[Data for processing]
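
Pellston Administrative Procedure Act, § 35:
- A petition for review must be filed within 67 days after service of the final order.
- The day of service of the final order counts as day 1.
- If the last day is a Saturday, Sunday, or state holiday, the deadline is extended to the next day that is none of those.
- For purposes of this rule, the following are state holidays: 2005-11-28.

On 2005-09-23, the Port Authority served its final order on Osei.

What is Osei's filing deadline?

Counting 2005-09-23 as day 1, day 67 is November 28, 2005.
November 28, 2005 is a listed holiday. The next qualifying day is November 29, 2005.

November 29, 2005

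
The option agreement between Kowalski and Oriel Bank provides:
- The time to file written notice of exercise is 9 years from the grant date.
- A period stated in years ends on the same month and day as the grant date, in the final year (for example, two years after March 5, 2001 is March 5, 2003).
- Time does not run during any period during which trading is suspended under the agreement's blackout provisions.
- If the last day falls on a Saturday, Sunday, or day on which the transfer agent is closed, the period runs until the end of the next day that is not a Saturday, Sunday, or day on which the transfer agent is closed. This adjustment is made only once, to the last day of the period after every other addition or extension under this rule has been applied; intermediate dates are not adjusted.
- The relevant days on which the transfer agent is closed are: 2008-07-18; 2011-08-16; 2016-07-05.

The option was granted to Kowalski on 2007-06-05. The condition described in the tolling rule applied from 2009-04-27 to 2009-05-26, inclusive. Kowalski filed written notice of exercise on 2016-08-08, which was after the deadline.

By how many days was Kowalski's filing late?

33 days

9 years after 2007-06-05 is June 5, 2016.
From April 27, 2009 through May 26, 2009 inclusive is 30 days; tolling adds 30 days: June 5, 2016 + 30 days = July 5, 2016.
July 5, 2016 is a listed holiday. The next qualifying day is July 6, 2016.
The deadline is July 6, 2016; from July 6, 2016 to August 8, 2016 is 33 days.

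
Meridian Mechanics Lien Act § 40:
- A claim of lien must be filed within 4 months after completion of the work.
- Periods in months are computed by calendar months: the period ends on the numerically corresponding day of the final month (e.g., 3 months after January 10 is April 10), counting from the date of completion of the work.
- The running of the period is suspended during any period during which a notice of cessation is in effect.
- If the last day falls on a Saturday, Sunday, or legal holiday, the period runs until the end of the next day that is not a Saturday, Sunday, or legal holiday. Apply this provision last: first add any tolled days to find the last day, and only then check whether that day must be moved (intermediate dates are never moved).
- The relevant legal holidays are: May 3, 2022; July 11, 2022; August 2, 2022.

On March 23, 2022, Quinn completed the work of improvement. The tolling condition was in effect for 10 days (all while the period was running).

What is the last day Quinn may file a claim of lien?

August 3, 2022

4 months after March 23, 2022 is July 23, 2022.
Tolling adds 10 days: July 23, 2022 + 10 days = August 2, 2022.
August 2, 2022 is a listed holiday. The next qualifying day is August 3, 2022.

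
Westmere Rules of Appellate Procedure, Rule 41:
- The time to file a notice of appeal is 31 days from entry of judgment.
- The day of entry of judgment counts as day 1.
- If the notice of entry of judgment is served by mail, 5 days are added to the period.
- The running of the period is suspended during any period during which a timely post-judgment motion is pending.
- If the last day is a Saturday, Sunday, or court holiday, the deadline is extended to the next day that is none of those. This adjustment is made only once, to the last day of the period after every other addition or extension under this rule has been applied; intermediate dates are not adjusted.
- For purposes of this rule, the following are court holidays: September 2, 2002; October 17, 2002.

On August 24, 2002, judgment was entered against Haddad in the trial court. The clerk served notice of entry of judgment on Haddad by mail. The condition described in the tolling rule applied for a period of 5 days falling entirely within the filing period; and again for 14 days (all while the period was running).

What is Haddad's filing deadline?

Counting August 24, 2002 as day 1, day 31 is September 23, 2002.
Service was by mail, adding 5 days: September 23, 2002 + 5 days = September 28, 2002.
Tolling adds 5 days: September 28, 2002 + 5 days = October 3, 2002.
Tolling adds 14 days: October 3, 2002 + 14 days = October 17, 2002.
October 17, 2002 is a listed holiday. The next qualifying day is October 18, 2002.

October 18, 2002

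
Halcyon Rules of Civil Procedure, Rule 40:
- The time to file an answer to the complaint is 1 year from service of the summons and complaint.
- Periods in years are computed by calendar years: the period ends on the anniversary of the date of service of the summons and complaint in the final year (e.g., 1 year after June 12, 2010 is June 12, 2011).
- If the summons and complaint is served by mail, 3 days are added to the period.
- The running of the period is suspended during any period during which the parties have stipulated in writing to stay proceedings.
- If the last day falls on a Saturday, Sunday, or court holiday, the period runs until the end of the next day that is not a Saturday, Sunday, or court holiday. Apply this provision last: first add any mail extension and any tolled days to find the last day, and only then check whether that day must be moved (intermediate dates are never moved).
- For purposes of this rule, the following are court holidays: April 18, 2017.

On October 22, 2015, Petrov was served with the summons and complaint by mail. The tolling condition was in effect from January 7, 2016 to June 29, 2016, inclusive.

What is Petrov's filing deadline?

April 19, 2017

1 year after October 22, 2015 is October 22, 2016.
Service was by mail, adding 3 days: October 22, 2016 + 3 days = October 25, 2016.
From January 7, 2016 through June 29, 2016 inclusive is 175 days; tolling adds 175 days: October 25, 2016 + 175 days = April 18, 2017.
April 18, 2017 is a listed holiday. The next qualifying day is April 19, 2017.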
[/Data for processing]
Nothing in the data should be left out when you retype it exactly.

#### Answer section
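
Pellston Administrative Procedure Act, § 35:
- A petition for review must be filed within 67 days after service of the final order.
- The day of service of the final order counts as day 1.
- If the last day is a Saturday, Sunday, or state holiday, the deadline is extended to the next day that is none of those.
- For purposes of this rule, the following are state holidays: 2005-11-28.

On 2005-09-23, the Port Authority served its final order on Osei.

What is Osei's filing deadline?

Counting 2005-09-23 as day 1, day 67 is November 28, 2005.
November 28, 2005 is a listed holiday. The next qualifying day is November 29, 2005.

November 29, 2005

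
The option agreement between Kowalski and Oriel Bank provides:
- The time to file written notice of exercise is 9 years from the grant date.
- A period stated in years ends on the same month and day as the grant date, in the final year (for example, two years after March 5, 2001 is March 5, 2003).
- Time does not run during any period during which trading is suspended under the agreement's blackout provisions.
- If the last day falls on a Saturday, Sunday, or day on which the transfer agent is closed, the period runs until the end of the next day that is not a Saturday, Sunday, or day on which the transfer agent is closed. This adjustment is made only once, to the last day of the period after every other addition or extension under this rule has been applied; intermediate dates are not adjusted.
- The relevant days on which the transfer agent is closed are: 2008-07-18; 2011-08-16; 2016-07-05.

The option was granted to Kowalski on 2007-06-05. The condition described in the tolling rule applied from 2009-04-27 to 2009-05-26, inclusive. Kowalski filed written notice of exercise on 2016-08-08, which was after the deadline.

By how many days was Kowalski's filing late?

33 days

9 years after 2007-06-05 is June 5, 2016.
From April 27, 2009 through May 26, 2009 inclusive is 30 days; tolling adds 30 days: June 5, 2016 + 30 days = July 5, 2016.
July 5, 2016 is a listed holiday. The next qualifying day is July 6, 2016.
The deadline is July 6, 2016; from July 6, 2016 to August 8, 2016 is 33 days.

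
Meridian Mechanics Lien Act § 40:
- A claim of lien must be filed within 4 months after completion of the work.
- Periods in months are computed by calendar months: the period ends on the numerically corresponding day of the final month (e.g., 3 months after January 10 is April 10), counting from the date of completion of the work.
- The running of the period is suspended during any period during which a notice of cessation is in effect.
- If the last day falls on a Saturday, Sunday, or legal holiday, the period runs until the end of the next day that is not a Saturday, Sunday, or legal holiday. Apply this provision last: first add any tolled days to find the last day, and only then check whether that day must be moved (intermediate dates are never moved).
- The relevant legal holidays are: May 3, 2022; July 11, 2022; August 2, 2022.

On March 23, 2022, Quinn completed the work of improvement. The tolling condition was in effect for 10 days (all while the period was running).

What is the last day Quinn may file a claim of lien?

August 3, 2022

4 months after March 23, 2022 is July 23, 2022.
Tolling adds 10 days: July 23, 2022 + 10 days = August 2, 2022.
August 2, 2022 is a listed holiday. The next qualifying day is August 3, 2022.

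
Westmere Rules of Appellate Procedure, Rule 41:
- The time to file a notice of appeal is 31 days from entry of judgment.
- The day of entry of judgment counts as day 1.
- If the notice of entry of judgment is served by mail, 5 days are added to the period.
- The running of the period is suspended during any period during which a timely post-judgment motion is pending.
- If the last day is a Saturday, Sunday, or court holiday, the deadline is extended to the next day that is none of those. This adjustment is made only once, to the last day of the period after every other addition or extension under this rule has been applied; intermediate dates are not adjusted.
- For purposes of this rule, the following are court holidays: September 2, 2002; October 17, 2002.

On August 24, 2002, judgment was entered against Haddad in the trial court. The clerk served notice of entry of judgment on Haddad by mail. The condition described in the tolling rule applied for a period of 5 days falling entirely within the filing period; and again for 14 days (all while the period was running).

What is Haddad's filing deadline?

Counting August 24, 2002 as day 1, day 31 is September 23, 2002.
Service was by mail, adding 5 days: September 23, 2002 + 5 days = September 28, 2002.
Tolling adds 5 days: September 28, 2002 + 5 days = October 3, 2002.
Tolling adds 14 days: October 3, 2002 + 14 days = October 17, 2002.
October 17, 2002 is a listed holiday. The next qualifying day is October 18, 2002.

October 18, 2002

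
Halcyon Rules of Civil Procedure, Rule 40:
- The time to file an answer to the complaint is 1 year from service of the summons and complaint.
- Periods in years are computed by calendar years: the period ends on the anniversary of the date of service of the summons and complaint in the final year (e.g., 1 year after June 12, 2010 is June 12, 2011).
- If the summons and complaint is served by mail, 3 days are added to the period.
- The running of the period is suspended during any period during which the parties have stipulated in writing to stay proceedings.
- If the last day falls on a Saturday, Sunday, or court holiday, the period runs until the end of the next day that is not a Saturday, Sunday, or court holiday. Apply this provision last: first add any mail extension and any tolled days to find the last day, and only then check whether that day must be moved (intermediate dates are never moved).
- For purposes of this rule, the following are court holidays: April 18, 2017.

On October 22, 2015, Petrov was served with the summons and complaint by mail. The tolling condition was in effect from January 7, 2016 to June 29, 2016, inclusive.

What is Petrov's filing deadline?

April 19, 2017

1 year after October 22, 2015 is October 22, 2016.
Service was by mail, adding 3 days: October 22, 2016 + 3 days = October 25, 2016.
From January 7, 2016 through June 29, 2016 inclusive is 175 days; tolling adds 175 days: October 25, 2016 + 175 days = April 18, 2017.
April 18, 2017 is a listed holiday. The next qualifying day is April 19, 2017.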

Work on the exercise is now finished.